→ EXERCISE OBJECTIVE
Look for the word "head" in the records, and copy each line where it appears.

Collected data:

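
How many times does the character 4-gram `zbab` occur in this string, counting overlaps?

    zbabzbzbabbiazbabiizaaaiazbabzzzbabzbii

5

Sliding a length-4 window over the 39 characters (36 positions):
  position 1–4: zbab
  position 7–10: zbab
  position 14–17: zbab
  position 26–29: zbab
  position 32–35: zbab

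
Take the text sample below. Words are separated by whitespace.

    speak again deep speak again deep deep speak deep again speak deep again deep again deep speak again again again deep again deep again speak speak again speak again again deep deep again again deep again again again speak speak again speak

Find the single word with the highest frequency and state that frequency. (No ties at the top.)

"again", 19 times

Unigram frequencies (highest first):
  again: 19
  deep: 12
  speak: 11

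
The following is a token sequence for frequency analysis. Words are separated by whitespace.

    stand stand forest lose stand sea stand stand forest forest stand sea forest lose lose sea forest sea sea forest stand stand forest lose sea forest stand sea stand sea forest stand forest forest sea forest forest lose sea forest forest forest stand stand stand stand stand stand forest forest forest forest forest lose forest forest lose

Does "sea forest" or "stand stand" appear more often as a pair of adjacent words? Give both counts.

"sea forest": 7 occurrences
"stand stand": 8 occurrences

"stand stand" (8 vs 7)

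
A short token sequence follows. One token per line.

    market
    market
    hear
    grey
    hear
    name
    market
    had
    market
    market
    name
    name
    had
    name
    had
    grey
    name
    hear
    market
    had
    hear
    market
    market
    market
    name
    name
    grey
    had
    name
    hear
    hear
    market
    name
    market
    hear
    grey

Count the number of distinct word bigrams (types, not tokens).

36 tokens → 35 bigram windows in total.
Repeated bigrams (each contributes count−1 duplicates):
  market market: 4
  hear market: 3
  market name: 3
  had name: 2
  hear grey: 2
  market had: 2
  market hear: 2
  name had: 2
  … (3 more repeated)
15 duplicate windows → 35 − 15 = 20 distinct.

20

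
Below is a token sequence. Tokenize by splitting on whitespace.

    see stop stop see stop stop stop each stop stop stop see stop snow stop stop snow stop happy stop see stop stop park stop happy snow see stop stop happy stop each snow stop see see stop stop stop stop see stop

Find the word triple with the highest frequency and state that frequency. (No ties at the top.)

Trigram frequencies (highest first):
  see stop stop: 5
  stop see stop: 4
  stop stop stop: 4
  stop stop see: 3
  stop snow stop: 2
  stop happy stop: 2
  … (21 more, each ≤ 1)

"see stop stop", 5 times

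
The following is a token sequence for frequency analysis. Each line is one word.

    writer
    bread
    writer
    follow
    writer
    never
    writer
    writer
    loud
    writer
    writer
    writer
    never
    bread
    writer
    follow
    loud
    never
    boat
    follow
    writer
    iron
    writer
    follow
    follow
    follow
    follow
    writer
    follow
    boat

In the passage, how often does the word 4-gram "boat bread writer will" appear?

Scanning the 27 overlapping 4-gram windows for "boat bread writer will":
  (none found)

0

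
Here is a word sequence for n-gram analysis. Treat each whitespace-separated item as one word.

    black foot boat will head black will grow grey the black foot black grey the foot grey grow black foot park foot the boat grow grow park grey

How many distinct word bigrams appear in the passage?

24

28 tokens → 27 bigram windows in total.
Repeated bigrams (each contributes count−1 duplicates):
  black foot: 3
  grey the: 2
3 duplicate windows → 27 − 3 = 24 distinct.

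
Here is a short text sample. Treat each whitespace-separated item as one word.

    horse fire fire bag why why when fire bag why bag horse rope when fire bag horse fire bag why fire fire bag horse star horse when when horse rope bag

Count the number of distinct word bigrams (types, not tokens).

31 tokens → 30 bigram windows in total.
Repeated bigrams (each contributes count−1 duplicates):
  fire bag: 5
  bag horse: 3
  bag why: 3
  fire fire: 2
  horse fire: 2
  horse rope: 2
  when fire: 2
12 duplicate windows → 30 − 12 = 18 distinct.

18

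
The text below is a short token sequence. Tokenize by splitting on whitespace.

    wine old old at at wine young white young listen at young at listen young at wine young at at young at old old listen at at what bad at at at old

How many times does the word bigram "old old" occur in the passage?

2

Scanning the 32 overlapping bigram windows for "old old":
  position 2–3: old old
  position 23–24: old old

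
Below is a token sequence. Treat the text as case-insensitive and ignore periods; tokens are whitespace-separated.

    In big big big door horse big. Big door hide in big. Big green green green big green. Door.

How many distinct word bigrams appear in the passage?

11

19 tokens → 18 bigram windows in total.
Repeated bigrams (each contributes count−1 duplicates):
  big big: 4
  big door: 2
  big green: 2
  green green: 2
  in big: 2
7 duplicate windows → 18 − 7 = 11 distinct.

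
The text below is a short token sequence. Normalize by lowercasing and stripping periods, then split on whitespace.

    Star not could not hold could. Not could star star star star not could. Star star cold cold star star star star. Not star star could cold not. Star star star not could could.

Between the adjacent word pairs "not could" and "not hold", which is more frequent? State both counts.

"not could" (4 vs 1)

"not could": 4 occurrences
"not hold": 1 occurrence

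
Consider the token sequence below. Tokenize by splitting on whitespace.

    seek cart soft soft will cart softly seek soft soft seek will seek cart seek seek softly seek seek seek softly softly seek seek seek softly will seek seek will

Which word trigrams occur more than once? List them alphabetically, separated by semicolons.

Trigram counts meeting the condition (more than once):
  seek seek seek: 2
  seek seek softly: 3
  softly seek seek: 2

seek seek seek; seek seek softly; softly seek seek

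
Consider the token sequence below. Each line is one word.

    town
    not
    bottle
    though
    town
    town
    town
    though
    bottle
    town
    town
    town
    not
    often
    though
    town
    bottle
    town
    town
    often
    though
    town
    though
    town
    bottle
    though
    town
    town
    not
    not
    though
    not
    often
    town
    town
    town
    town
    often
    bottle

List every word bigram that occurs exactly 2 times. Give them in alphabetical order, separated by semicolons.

bottle though; bottle town; not often; often though; town bottle; town often; town though

Bigram counts meeting the condition (exactly 2 times):
  bottle though: 2
  bottle town: 2
  not often: 2
  often though: 2
  town bottle: 2
  town often: 2
  town though: 2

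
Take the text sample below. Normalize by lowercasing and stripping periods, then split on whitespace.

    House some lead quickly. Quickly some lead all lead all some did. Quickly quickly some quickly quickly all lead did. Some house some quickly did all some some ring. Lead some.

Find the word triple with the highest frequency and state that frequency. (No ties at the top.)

"quickly quickly some", 2 times

Trigram frequencies (highest first):
  quickly quickly some: 2
  house some lead: 1
  some lead quickly: 1
  lead quickly quickly: 1
  quickly some lead: 1
  some lead all: 1
  … (22 more, each ≤ 1)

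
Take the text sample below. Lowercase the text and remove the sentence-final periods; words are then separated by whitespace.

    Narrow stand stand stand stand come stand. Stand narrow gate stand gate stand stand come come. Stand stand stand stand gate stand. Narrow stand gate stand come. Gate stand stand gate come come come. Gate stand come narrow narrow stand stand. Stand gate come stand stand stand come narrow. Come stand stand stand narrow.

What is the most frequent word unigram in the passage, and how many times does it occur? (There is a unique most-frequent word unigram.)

"stand", 28 times

Unigram frequencies (highest first):
  stand: 28
  come: 11
  gate: 8
  narrow: 7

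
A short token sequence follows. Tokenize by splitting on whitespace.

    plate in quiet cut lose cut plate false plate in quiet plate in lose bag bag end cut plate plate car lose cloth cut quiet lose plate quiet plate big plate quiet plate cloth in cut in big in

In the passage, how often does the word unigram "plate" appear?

Scanning the 39 tokens for "plate":
  position 1: plate
  position 7: plate
  position 9: plate
  position 12: plate
  position 19: plate
  position 20: plate
  position 27: plate
  position 29: plate
  position 31: plate
  position 33: plate

10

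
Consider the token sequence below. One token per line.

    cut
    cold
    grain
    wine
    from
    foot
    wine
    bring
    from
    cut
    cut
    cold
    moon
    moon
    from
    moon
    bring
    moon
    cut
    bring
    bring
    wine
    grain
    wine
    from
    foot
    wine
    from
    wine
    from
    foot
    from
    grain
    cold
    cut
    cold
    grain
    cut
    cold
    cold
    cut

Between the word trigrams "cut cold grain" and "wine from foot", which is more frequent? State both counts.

"cut cold grain": 2 occurrences
"wine from foot": 3 occurrences

"wine from foot" (3 vs 2)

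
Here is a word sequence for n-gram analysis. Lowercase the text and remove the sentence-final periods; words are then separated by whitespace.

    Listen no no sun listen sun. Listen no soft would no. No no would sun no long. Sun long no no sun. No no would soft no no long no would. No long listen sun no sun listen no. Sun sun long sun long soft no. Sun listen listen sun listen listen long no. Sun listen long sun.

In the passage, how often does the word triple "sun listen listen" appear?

2

Scanning the 56 overlapping trigram windows for "sun listen listen":
  position 47–49: sun listen listen
  position 50–52: sun listen listen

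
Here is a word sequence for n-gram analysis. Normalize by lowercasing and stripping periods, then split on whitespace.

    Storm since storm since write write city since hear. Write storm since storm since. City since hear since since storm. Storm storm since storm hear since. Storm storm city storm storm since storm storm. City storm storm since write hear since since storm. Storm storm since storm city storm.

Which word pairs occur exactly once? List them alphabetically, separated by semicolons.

hear write; since city; storm hear; write city; write hear; write storm; write write

Bigram counts meeting the condition (exactly once):
  hear write: 1
  since city: 1
  storm hear: 1
  write city: 1
  write hear: 1
  write storm: 1
  write write: 1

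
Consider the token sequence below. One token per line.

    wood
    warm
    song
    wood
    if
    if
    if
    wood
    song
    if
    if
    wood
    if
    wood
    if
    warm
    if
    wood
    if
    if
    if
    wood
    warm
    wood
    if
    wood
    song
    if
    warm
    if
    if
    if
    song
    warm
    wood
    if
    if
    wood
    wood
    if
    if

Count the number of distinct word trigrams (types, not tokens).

41 tokens → 39 trigram windows in total.
Repeated trigrams (each contributes count−1 duplicates):
  if if wood: 4
  wood if if: 4
  if if if: 3
  if wood if: 3
  if warm if: 2
  if wood song: 2
  warm wood if: 2
  wood if wood: 2
  … (1 more repeated)
15 duplicate windows → 39 − 15 = 24 distinct.

24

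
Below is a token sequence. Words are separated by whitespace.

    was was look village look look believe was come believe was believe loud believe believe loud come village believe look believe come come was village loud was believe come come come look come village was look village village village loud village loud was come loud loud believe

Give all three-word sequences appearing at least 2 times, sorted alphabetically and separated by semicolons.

believe come come; village loud was; was look village

Trigram counts meeting the condition (at least 2 times):
  believe come come: 2
  village loud was: 2
  was look village: 2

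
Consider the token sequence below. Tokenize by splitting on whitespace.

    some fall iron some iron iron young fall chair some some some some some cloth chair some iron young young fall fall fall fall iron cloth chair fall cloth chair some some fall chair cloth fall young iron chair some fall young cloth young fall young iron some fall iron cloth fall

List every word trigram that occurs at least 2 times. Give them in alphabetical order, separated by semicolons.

chair some some; cloth chair some; fall fall fall; fall iron cloth; fall young iron; some fall iron; some some some

Trigram counts meeting the condition (at least 2 times):
  chair some some: 2
  cloth chair some: 2
  fall fall fall: 2
  fall iron cloth: 2
  fall young iron: 2
  some fall iron: 2
  some some some: 3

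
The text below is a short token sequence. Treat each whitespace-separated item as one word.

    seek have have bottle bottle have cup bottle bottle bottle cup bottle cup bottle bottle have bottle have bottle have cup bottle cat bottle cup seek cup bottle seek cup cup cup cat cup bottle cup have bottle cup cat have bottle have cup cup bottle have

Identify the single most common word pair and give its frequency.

"cup bottle", 7 times

Bigram frequencies (highest first):
  cup bottle: 7
  bottle have: 6
  have bottle: 5
  bottle cup: 5
  bottle bottle: 4
  have cup: 3
  … (12 more, each ≤ 3)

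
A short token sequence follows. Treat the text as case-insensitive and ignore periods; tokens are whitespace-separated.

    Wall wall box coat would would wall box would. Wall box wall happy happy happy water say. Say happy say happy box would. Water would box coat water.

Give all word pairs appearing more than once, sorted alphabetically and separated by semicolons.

Bigram counts meeting the condition (more than once):
  box coat: 2
  box would: 2
  happy happy: 2
  say happy: 2
  wall box: 3
  would wall: 2

box coat; box would; happy happy; say happy; wall box; would wall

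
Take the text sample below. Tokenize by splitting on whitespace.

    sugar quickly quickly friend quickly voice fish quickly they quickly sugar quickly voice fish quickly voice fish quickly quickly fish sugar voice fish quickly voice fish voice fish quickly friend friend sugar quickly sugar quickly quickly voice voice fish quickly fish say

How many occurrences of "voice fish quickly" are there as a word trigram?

Scanning the 40 overlapping trigram windows for "voice fish quickly":
  position 6–8: voice fish quickly
  position 13–15: voice fish quickly
  position 16–18: voice fish quickly
  position 22–24: voice fish quickly
  position 27–29: voice fish quickly
  position 38–40: voice fish quickly

6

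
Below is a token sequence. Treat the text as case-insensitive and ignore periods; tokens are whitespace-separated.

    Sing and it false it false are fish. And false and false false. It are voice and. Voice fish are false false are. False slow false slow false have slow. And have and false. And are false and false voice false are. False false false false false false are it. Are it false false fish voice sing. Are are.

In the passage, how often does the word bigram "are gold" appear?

Scanning the 58 overlapping bigram windows for "are gold":
  (none found)

0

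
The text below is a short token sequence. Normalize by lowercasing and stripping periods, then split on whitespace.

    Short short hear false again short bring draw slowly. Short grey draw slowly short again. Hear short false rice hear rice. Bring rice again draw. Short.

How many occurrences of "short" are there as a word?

Scanning the 26 tokens for "short":
  position 1: short
  position 2: short
  position 6: short
  position 10: short
  position 14: short
  position 17: short
  position 26: short

7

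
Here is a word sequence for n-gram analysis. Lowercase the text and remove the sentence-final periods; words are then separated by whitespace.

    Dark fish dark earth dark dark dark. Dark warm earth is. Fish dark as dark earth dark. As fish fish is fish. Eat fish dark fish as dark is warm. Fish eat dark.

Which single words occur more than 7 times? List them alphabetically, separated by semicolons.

Unigram counts meeting the condition (more than 7 times):
  dark: 12
  fish: 8

dark; fish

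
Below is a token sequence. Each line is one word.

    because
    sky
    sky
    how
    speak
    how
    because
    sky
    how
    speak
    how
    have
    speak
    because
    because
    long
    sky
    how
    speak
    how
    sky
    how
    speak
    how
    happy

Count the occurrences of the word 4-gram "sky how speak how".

4

Scanning the 22 overlapping 4-gram windows for "sky how speak how":
  position 3–6: sky how speak how
  position 8–11: sky how speak how
  position 17–20: sky how speak how
  position 21–24: sky how speak how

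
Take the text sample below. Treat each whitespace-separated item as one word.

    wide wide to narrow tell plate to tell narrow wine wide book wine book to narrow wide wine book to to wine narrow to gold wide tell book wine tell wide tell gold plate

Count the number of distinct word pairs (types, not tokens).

28

34 tokens → 33 bigram windows in total.
Repeated bigrams (each contributes count−1 duplicates):
  book to: 2
  book wine: 2
  to narrow: 2
  wide tell: 2
  wine book: 2
5 duplicate windows → 33 − 5 = 28 distinct.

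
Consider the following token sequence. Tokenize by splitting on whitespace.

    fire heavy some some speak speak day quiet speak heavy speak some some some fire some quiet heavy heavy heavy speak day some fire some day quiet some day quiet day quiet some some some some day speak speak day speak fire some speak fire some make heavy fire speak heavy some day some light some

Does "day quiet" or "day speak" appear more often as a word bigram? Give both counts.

"day quiet": 4 occurrences
"day speak": 2 occurrences

"day quiet" (4 vs 2)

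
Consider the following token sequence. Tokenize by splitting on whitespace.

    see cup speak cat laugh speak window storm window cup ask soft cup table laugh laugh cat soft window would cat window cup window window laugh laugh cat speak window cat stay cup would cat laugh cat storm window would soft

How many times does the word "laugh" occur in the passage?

Scanning the 41 tokens for "laugh":
  position 5: laugh
  position 15: laugh
  position 16: laugh
  position 26: laugh
  position 27: laugh
  position 36: laugh

6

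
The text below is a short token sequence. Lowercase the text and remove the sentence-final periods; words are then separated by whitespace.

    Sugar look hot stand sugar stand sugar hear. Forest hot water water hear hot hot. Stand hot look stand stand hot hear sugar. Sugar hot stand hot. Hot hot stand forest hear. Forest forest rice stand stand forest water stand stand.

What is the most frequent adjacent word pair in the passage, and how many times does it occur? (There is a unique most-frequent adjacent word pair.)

Bigram frequencies (highest first):
  hot stand: 4
  hot hot: 3
  stand hot: 3
  stand stand: 3
  stand sugar: 2
  hear forest: 2
  … (22 more, each ≤ 2)

"hot stand", 4 times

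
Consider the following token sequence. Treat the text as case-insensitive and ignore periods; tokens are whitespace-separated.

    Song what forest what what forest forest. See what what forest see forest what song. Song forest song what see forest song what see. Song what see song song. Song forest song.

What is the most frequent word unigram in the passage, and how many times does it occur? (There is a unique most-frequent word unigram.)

"song", 10 times

Unigram frequencies (highest first):
  song: 10
  what: 9
  forest: 8
  see: 5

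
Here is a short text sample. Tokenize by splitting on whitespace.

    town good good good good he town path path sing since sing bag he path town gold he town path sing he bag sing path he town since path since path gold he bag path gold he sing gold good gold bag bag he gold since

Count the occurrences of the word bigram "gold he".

3

Scanning the 45 overlapping bigram windows for "gold he":
  position 17–18: gold he
  position 32–33: gold he
  position 36–37: gold he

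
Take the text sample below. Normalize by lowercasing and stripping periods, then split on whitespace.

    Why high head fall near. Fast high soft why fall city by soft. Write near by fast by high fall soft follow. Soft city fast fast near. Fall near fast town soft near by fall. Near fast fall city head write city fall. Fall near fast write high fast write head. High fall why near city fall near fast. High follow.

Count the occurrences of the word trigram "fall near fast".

5

Scanning the 59 overlapping trigram windows for "fall near fast":
  position 4–6: fall near fast
  position 28–30: fall near fast
  position 35–37: fall near fast
  position 44–46: fall near fast
  position 57–59: fall near fast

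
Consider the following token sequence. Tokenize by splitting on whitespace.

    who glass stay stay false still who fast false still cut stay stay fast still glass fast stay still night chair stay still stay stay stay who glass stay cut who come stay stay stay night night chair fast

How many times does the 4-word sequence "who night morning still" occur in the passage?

0

Scanning the 36 overlapping 4-gram windows for "who night morning still":
  (none found)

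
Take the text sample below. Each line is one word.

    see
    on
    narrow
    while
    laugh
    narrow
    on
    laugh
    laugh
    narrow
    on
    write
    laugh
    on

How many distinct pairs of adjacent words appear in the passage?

14 tokens → 13 bigram windows in total.
Repeated bigrams (each contributes count−1 duplicates):
  laugh narrow: 2
  narrow on: 2
2 duplicate windows → 13 − 2 = 11 distinct.

11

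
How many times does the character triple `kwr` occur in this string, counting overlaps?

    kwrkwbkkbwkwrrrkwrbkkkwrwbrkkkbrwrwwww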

→ EXERCISE RESPONSE
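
    black foot boat will head black will grow grey the black foot black grey the foot grey grow black foot park foot the boat grow grow park grey
    Why high head fall near. Fast high soft why fall city by soft. Write near by fast by high fall soft follow. Soft city fast fast near. Fall near fast town soft near by fall. Near fast fall city head write city fall. Fall near fast write high fast write head. High fall why near city fall near fast. High follow.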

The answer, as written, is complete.